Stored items
● ● ● ●
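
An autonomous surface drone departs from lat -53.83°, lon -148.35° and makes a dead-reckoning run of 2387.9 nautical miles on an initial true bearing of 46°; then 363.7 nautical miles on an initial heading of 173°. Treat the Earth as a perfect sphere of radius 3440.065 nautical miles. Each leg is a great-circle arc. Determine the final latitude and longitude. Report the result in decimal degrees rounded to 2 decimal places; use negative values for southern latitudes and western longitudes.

Apply the spherical direct solution leg by leg, carrying full precision between legs.
Leg 1: from (-53.83°, -148.35°), δ = 2387.9/3440.065 = 0.694144 rad, θ = 46° → φ = -20.99°, λ = -118.82°.
Leg 2: from (-20.99°, -118.82°), δ = 363.7/3440.065 = 0.105725 rad, θ = 173° → φ = -27.00°, λ = -117.99°.

latitude -27.00°, longitude -117.99°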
● ● ● ●
■ **ACTIVITY**
Copy every record exactly.

■ **EXERCISE ANSWER**
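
An autonomous surface drone departs from lat -53.83°, lon -148.35° and makes a dead-reckoning run of 2387.9 nautical miles on an initial true bearing of 46°; then 363.7 nautical miles on an initial heading of 173°. Treat the Earth as a perfect sphere of radius 3440.065 nautical miles. Each leg is a great-circle arc. Determine the final latitude and longitude. Report the result in decimal degrees rounded to 2 decimal places; use negative values for southern latitudes and western longitudes.

Apply the spherical direct solution leg by leg, carrying full precision between legs.
Leg 1: from (-53.83°, -148.35°), δ = 2387.9/3440.065 = 0.694144 rad, θ = 46° → φ = -20.99°, λ = -118.82°.
Leg 2: from (-20.99°, -118.82°), δ = 363.7/3440.065 = 0.105725 rad, θ = 173° → φ = -27.00°, λ = -117.99°.

latitude -27.00°, longitude -117.99°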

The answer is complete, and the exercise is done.